Exercise instructions — Give the data back exactly as it stands.

== Information provided

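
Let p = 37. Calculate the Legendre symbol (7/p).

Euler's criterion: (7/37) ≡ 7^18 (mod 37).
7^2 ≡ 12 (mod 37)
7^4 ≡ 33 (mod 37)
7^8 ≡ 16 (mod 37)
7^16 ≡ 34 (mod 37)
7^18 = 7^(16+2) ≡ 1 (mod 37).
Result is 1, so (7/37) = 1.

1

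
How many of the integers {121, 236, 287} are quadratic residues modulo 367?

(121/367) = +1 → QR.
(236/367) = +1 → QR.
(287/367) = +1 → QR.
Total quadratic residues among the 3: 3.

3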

====

Answer section —
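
Let p = 37. Calculate the Legendre symbol (7/p).

Euler's criterion: (7/37) ≡ 7^18 (mod 37).
7^2 ≡ 12 (mod 37)
7^4 ≡ 33 (mod 37)
7^8 ≡ 16 (mod 37)
7^16 ≡ 34 (mod 37)
7^18 = 7^(16+2) ≡ 1 (mod 37).
Result is 1, so (7/37) = 1.

1

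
How many of the integers {121, 236, 287} are quadratic residues modulo 367?

(121/367) = +1 → QR.
(236/367) = +1 → QR.
(287/367) = +1 → QR.
Total quadratic residues among the 3: 3.

3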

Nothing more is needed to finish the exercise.